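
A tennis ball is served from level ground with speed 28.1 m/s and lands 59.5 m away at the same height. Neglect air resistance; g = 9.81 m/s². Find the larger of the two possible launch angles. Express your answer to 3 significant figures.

66.2°

Level-ground range: R = v₀² sin(2θ)/g ⇒ sin 2θ = R g / v₀² = 59.5×9.81/28.1² = 0.7392.
2θ = arcsin(0.7392) = 47.66° or 180° − 47.66° = 132.34°.
So θ = 23.8° or θ = 66.2°.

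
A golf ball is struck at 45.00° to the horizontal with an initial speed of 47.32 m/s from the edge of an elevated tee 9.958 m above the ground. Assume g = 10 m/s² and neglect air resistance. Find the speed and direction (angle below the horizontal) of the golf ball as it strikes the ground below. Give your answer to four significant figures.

49.38 m/s at 47.34° below the horizontal

v_x = 47.32 cos 45.00° = 33.460 m/s (constant).
|v_y| at impact = √((33.460)² + 2×10×9.958) = 36.314 m/s.
Speed = √(33.460² + 36.314²) = 49.38 m/s; angle = arctan(36.314/33.460) = 47.34° below horizontal.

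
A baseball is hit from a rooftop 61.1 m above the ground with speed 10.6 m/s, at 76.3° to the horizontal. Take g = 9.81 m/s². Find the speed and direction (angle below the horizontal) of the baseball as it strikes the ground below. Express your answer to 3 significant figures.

v_x = 10.6 cos 76.3° = 2.510 m/s (constant).
|v_y| at impact = √((10.30)² + 2×9.81×61.1) = 36.12 m/s.
Speed = √(2.510² + 36.12²) = 36.2 m/s; angle = arctan(36.12/2.510) = 86.0° below horizontal.

36.2 m/s at 86.0° below the horizontal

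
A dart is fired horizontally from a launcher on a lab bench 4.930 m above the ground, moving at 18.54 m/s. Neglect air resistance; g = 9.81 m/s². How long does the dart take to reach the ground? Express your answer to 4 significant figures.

The horizontal speed doesn't affect the fall. With v_y0 = 0, h = ½ g t².
t = √(2 × 4.930 / 9.81) = √1.0051 = 1.003 s.

1.003 s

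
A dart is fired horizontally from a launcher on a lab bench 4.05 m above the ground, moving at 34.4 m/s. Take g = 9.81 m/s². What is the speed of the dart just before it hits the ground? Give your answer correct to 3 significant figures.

35.5 m/s

Fall time: t = √(2 × 4.05 / 9.81) = 0.9087 s.
At impact: v_x = 34.4 m/s (unchanged), v_y = g t = 9.81 × 0.9087 = 8.914 m/s.
Speed = √(v_x² + v_y²) = √(1183 + 79.46) = 35.5 m/s.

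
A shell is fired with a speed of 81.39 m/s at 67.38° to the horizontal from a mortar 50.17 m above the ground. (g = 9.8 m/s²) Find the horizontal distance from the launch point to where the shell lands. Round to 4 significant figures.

500.0 m

Components: v_x = 81.39 cos 67.38° = 31.304 m/s, v_y = 81.39 sin 67.38° = 75.129 m/s.
Vertical: 0 = 50.17 + 75.129 t − ½(9.8) t² ⇒ 4.900 t² − 75.129 t − 50.17 = 0.
t = [75.129 + √(5644.4 + 983.33)] / 9.800 = 15.973 s.
Horizontal: R = v_x · t = 31.304 × 15.973 = 500.0 m.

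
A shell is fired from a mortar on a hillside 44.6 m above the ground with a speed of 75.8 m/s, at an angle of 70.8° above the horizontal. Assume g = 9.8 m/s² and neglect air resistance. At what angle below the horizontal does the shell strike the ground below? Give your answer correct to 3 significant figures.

v_x = 75.8 cos 70.8° = 24.93 m/s.
At impact |v_y| = √(v_y0² + 2 g h) = √(71.58² + 2×9.8×44.6) = 77.45 m/s.
Angle below horizontal = arctan(|v_y| / v_x) = arctan(77.45 / 24.93) = 72.2°.

72.2°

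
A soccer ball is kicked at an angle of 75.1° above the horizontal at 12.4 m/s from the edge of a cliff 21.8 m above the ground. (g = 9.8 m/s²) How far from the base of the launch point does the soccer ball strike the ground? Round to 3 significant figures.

Components: v_x = 12.4 cos 75.1° = 3.188 m/s, v_y = 12.4 sin 75.1° = 11.98 m/s.
Vertical: 0 = 21.8 + 11.98 t − ½(9.8) t² ⇒ 4.900 t² − 11.98 t − 21.8 = 0.
t = [11.98 + √(143.5 + 427.3)] / 9.800 = 3.660 s.
Horizontal: R = v_x · t = 3.188 × 3.660 = 11.7 m.

11.7 m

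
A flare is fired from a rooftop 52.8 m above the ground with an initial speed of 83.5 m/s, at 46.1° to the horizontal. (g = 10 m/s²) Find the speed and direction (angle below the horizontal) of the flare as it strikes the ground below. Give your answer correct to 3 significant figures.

v_x = 83.5 cos 46.1° = 57.90 m/s (constant).
|v_y| at impact = √((60.17)² + 2×10×52.8) = 68.38 m/s.
Speed = √(57.90² + 68.38²) = 89.6 m/s; angle = arctan(68.38/57.90) = 49.7° below horizontal.

89.6 m/s at 49.7° below the horizontal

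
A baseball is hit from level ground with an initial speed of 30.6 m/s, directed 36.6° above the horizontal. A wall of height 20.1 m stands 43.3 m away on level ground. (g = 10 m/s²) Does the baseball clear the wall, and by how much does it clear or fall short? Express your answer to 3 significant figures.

v_x = 30.6 cos 36.6° = 24.57 m/s; v_y0 = 30.6 sin 36.6° = 18.24 m/s.
Time to reach the wall: t = 43.3 / 24.57 = 1.762 s.
Height at that point: y = 18.24×1.762 − 5.000×1.762² = 16.62 m.
That is 20.1 − 16.62 = 3.48 m below the top of the wall, so the baseball does not clear it.

No — it falls 3.48 m short of clearing the wall.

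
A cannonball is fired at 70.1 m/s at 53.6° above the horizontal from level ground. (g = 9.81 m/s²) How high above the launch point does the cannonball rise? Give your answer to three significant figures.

162 m

Vertical component of launch velocity: v_y = 70.1 sin 53.6° = 56.42 m/s.
At the highest point the vertical velocity is zero, so v_y² = 2 g h_max.
h_max = (56.42)² / (2 × 9.81) = 3183 / 19.62 = 162 m.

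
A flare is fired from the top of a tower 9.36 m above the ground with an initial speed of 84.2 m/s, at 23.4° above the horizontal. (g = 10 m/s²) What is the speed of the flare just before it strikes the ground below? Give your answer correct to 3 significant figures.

v_x = 84.2 cos 23.4° = 77.27 m/s is unchanged throughout.
For the vertical component, v_y² = v_y0² + 2 g h = (33.44)² + 2×10×9.36 = 1305, so |v_y| = 36.12 m/s.
Impact speed = √(v_x² + v_y²) = √(5971 + 1305) = 85.3 m/s.

85.3 m/s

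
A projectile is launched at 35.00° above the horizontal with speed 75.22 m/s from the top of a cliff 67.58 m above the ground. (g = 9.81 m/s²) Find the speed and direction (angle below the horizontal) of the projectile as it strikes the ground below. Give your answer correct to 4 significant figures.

v_x = 75.22 cos 35.00° = 61.617 m/s (constant).
|v_y| at impact = √((43.144)² + 2×9.81×67.58) = 56.456 m/s.
Speed = √(61.617² + 56.456²) = 83.57 m/s; angle = arctan(56.456/61.617) = 42.50° below horizontal.

83.57 m/s at 42.50° below the horizontal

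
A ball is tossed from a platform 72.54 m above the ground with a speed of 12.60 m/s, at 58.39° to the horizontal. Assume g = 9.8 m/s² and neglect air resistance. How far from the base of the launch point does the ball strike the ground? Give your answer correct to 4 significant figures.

33.65 m

Components: v_x = 12.60 cos 58.39° = 6.6041 m/s, v_y = 12.60 sin 58.39° = 10.731 m/s.
Vertical: 0 = 72.54 + 10.731 t − ½(9.8) t² ⇒ 4.900 t² − 10.731 t − 72.54 = 0.
t = [10.731 + √(115.15 + 1421.8)] / 9.800 = 5.0954 s.
Horizontal: R = v_x · t = 6.6041 × 5.0954 = 33.65 m.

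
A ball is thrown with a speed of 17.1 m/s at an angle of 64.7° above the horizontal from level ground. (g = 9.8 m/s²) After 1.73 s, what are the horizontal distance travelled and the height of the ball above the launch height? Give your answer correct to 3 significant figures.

v_x = 17.1 cos 64.7° = 7.308 m/s; v_y0 = 17.1 sin 64.7° = 15.46 m/s.
x = v_x t = 7.308 × 1.73 = 12.6 m.
y = v_y0 t − ½ g t² = 15.46×1.73 − 4.900×1.73² = 12.1 m.

x = 12.6 m, y = 12.1 m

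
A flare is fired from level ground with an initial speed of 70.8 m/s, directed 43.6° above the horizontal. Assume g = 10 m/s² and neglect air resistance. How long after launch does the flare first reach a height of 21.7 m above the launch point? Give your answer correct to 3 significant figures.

0.467 s

v_y0 = 70.8 sin 43.6° = 48.83 m/s.
Set y = v_y0 t − ½ g t² = 21.7: 5.000 t² − 48.83 t + 21.7 = 0.
t = [48.83 ± √(2384 − 434.0)] / 10 = (48.83 ± 44.16) / 10, giving t = 0.467 s or t = 9.30 s.
The flare is on the way up at the first time, so t = 0.467 s.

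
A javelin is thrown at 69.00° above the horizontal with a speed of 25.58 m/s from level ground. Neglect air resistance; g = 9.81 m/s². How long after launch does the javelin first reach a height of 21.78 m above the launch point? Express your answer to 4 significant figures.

v_y0 = 25.58 sin 69.00° = 23.881 m/s.
Set y = v_y0 t − ½ g t² = 21.78: 4.905 t² − 23.881 t + 21.78 = 0.
t = [23.881 ± √(570.30 − 427.32)] / 9.81 = (23.881 ± 11.957) / 9.81, giving t = 1.215 s or t = 3.653 s.
The javelin is on the way up at the first time, so t = 1.215 s.

1.215 s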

- [WORK ORDER]: Every line from the one that has "A javelin is" down to the last line above must be written out exactly, with both ends included and nothing else.

- [FINISHED EXERCISE]:
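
A javelin is thrown at 69.00° above the horizontal with a speed of 25.58 m/s from level ground. Neglect air resistance; g = 9.81 m/s². How long after launch does the javelin first reach a height of 21.78 m above the launch point? Express your answer to 4 significant figures.

v_y0 = 25.58 sin 69.00° = 23.881 m/s.
Set y = v_y0 t − ½ g t² = 21.78: 4.905 t² − 23.881 t + 21.78 = 0.
t = [23.881 ± √(570.30 − 427.32)] / 9.81 = (23.881 ± 11.957) / 9.81, giving t = 1.215 s or t = 3.653 s.
The javelin is on the way up at the first time, so t = 1.215 s.

1.215 s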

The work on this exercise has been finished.